• [Problem to solve]:
The answer is the number of lines in the data that contain the word "Ward"; give it alone.

• [Records for this exercise]:

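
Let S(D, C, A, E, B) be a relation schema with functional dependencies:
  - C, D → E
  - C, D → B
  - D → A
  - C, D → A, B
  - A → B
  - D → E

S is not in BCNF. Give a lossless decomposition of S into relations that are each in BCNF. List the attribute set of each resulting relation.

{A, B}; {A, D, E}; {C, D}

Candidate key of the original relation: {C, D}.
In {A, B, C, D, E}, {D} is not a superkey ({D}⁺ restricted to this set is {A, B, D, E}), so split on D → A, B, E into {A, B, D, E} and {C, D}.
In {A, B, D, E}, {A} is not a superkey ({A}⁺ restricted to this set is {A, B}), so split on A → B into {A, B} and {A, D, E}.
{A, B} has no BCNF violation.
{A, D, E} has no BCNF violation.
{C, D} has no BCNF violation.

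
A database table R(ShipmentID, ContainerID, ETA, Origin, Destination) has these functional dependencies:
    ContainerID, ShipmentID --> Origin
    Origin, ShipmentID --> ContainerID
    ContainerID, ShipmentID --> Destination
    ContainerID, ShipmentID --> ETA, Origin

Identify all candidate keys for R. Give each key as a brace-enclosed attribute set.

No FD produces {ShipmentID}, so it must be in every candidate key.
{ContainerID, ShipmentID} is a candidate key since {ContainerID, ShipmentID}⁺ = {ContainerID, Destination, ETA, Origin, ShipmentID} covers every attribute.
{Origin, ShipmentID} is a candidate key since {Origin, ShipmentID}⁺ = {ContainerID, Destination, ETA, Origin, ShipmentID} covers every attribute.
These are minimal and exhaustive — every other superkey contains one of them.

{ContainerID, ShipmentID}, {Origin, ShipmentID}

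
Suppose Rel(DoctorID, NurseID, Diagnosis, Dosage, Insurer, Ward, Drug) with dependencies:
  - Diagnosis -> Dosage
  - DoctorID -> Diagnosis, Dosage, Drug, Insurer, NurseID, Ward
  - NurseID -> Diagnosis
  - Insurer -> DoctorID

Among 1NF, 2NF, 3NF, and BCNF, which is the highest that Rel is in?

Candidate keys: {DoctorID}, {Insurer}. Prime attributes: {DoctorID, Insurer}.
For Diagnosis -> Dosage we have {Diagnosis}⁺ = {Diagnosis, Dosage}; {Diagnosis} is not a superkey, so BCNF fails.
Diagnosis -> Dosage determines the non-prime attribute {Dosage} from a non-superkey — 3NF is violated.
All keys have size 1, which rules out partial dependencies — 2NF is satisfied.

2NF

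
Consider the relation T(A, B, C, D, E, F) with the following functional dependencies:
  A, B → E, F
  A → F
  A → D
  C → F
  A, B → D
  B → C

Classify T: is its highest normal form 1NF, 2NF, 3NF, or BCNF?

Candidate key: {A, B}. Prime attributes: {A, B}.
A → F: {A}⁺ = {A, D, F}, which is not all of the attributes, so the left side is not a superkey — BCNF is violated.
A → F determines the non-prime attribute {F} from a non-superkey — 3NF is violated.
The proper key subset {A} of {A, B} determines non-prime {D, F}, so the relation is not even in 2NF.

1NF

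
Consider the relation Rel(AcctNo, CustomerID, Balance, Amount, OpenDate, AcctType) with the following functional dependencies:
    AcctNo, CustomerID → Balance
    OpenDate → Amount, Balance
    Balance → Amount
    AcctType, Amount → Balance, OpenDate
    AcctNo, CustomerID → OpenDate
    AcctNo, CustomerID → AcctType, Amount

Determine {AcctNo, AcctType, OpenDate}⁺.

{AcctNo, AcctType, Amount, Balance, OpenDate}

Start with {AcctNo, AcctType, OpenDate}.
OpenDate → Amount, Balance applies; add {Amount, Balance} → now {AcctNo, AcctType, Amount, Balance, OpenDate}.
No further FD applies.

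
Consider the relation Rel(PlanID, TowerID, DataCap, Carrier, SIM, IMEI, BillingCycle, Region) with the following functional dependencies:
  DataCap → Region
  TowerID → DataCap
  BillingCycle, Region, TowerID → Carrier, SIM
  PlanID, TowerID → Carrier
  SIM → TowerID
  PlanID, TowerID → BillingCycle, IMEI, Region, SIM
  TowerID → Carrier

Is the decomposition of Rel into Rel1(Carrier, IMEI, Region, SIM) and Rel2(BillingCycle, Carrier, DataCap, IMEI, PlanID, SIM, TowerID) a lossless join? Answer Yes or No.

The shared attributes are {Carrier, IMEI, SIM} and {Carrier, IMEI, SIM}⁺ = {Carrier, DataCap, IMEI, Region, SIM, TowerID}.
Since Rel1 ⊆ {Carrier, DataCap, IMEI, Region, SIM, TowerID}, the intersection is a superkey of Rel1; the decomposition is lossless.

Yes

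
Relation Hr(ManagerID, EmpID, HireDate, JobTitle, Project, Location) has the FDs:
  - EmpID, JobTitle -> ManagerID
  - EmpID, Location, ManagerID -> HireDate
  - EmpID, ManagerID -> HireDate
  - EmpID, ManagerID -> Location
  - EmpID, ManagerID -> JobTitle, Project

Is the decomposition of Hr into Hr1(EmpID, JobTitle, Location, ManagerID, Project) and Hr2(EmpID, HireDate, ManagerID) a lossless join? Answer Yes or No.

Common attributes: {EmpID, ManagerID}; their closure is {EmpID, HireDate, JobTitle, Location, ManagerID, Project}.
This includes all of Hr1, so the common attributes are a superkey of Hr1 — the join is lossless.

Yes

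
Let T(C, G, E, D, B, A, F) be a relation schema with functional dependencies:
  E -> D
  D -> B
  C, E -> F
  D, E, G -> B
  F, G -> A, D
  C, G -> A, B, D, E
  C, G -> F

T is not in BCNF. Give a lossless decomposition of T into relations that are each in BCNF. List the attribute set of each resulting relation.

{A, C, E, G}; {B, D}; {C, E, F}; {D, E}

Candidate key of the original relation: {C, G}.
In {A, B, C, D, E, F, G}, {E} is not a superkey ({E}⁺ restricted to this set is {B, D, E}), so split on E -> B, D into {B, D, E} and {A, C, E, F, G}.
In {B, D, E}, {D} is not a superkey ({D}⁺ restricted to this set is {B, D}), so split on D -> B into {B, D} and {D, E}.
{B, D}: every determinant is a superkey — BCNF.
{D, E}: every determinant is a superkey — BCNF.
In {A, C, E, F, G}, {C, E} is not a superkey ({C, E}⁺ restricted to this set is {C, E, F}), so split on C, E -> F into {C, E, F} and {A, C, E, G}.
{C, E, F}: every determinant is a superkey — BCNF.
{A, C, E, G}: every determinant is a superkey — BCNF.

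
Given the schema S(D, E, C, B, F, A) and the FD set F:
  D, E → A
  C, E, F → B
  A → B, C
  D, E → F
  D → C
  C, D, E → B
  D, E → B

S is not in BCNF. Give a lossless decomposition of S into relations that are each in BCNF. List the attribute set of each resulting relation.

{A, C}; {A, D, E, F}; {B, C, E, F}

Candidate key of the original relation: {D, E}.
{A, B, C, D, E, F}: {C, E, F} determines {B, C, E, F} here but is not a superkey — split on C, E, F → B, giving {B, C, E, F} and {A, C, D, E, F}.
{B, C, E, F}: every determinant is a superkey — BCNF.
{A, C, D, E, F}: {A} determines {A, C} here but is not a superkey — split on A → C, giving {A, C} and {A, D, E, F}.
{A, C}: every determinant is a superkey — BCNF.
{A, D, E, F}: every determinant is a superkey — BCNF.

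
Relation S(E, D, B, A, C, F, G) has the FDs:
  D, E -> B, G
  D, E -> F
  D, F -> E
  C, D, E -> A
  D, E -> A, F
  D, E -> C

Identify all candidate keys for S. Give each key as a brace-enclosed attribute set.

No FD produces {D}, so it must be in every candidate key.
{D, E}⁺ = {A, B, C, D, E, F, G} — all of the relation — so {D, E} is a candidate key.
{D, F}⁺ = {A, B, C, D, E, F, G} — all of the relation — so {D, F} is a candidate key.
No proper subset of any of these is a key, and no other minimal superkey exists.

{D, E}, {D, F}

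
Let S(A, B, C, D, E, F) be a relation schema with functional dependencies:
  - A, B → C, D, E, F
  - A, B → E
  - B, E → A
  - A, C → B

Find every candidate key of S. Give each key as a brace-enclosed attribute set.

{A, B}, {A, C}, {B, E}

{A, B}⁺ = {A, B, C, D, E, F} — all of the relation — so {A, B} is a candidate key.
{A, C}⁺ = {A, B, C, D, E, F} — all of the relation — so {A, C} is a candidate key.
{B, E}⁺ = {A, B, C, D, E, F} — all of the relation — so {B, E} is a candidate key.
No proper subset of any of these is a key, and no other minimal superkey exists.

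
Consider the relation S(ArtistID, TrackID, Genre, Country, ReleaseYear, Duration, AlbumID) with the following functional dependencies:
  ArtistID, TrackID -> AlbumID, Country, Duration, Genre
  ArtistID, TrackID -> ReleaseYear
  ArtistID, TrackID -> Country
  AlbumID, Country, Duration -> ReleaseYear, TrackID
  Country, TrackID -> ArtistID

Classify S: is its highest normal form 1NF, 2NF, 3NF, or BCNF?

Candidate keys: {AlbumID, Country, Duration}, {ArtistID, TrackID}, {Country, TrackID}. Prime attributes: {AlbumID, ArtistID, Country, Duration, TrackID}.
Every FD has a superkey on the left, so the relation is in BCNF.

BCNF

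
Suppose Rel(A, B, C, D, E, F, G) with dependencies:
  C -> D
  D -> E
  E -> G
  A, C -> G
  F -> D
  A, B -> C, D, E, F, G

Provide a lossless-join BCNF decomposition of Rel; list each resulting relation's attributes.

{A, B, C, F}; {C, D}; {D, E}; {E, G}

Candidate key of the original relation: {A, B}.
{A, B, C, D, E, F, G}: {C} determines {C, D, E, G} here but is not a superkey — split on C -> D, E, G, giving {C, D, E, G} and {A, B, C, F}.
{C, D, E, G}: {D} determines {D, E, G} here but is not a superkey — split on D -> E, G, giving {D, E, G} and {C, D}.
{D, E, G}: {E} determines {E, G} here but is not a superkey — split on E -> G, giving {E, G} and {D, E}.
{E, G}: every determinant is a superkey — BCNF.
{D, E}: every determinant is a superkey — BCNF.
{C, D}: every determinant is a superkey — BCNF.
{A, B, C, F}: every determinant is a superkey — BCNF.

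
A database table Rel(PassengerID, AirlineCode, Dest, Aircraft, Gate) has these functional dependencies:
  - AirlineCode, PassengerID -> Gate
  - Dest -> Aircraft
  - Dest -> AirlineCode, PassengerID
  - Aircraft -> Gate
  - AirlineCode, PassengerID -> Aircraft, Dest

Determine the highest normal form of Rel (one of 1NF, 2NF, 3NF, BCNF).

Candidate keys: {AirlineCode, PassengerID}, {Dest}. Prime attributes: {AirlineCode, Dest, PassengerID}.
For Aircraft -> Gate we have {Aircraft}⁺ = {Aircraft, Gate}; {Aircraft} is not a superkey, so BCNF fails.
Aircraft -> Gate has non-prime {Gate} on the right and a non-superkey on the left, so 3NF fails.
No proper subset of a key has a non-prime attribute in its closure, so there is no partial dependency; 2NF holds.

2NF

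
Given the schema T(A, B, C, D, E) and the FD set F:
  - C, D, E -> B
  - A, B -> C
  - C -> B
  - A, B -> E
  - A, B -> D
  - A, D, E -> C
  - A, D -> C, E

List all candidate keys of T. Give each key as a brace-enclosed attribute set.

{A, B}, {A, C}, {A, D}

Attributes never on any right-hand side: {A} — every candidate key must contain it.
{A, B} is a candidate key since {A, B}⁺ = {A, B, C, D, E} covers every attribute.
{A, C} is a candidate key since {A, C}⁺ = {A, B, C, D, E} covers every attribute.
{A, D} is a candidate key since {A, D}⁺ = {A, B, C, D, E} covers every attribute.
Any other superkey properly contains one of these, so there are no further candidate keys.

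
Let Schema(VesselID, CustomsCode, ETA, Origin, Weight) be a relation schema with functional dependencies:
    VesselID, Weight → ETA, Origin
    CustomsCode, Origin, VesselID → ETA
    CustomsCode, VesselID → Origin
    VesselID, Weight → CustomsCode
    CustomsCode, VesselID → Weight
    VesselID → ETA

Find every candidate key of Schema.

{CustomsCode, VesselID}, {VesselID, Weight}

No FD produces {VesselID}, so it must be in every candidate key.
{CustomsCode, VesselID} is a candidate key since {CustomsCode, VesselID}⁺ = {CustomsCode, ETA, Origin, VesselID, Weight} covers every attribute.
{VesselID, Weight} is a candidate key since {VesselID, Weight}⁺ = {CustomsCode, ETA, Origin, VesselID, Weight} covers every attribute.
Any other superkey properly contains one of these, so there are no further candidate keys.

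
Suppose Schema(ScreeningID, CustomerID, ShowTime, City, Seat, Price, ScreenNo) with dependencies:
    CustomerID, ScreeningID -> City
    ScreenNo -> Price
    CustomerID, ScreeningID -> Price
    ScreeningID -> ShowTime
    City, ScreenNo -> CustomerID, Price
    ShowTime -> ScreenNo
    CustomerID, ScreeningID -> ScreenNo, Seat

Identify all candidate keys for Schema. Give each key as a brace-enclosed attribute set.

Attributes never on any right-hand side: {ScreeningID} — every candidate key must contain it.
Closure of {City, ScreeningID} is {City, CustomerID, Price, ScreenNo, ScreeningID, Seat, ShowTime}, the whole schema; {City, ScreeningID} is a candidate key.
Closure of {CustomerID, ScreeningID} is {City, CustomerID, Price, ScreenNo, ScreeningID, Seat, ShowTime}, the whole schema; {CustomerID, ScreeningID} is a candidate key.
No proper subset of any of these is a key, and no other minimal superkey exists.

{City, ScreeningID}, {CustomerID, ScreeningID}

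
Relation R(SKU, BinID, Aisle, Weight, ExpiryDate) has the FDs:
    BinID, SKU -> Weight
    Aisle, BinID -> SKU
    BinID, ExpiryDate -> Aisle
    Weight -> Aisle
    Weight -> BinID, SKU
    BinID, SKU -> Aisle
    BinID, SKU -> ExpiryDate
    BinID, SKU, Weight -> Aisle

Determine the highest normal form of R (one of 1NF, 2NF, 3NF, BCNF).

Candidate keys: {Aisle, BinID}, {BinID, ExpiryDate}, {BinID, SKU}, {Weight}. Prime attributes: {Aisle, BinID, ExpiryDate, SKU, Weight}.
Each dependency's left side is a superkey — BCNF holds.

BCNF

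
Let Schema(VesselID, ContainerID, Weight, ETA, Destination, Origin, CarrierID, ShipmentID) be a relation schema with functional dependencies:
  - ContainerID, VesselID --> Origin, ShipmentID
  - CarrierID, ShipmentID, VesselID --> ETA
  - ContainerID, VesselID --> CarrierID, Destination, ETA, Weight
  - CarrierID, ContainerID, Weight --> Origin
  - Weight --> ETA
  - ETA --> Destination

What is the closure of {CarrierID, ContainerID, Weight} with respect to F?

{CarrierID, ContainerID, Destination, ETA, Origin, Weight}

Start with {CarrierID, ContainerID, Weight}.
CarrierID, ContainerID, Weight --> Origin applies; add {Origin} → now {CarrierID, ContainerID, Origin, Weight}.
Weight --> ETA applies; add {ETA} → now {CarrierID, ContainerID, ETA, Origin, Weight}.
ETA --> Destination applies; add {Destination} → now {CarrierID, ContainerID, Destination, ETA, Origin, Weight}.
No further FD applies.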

• [Result]:
2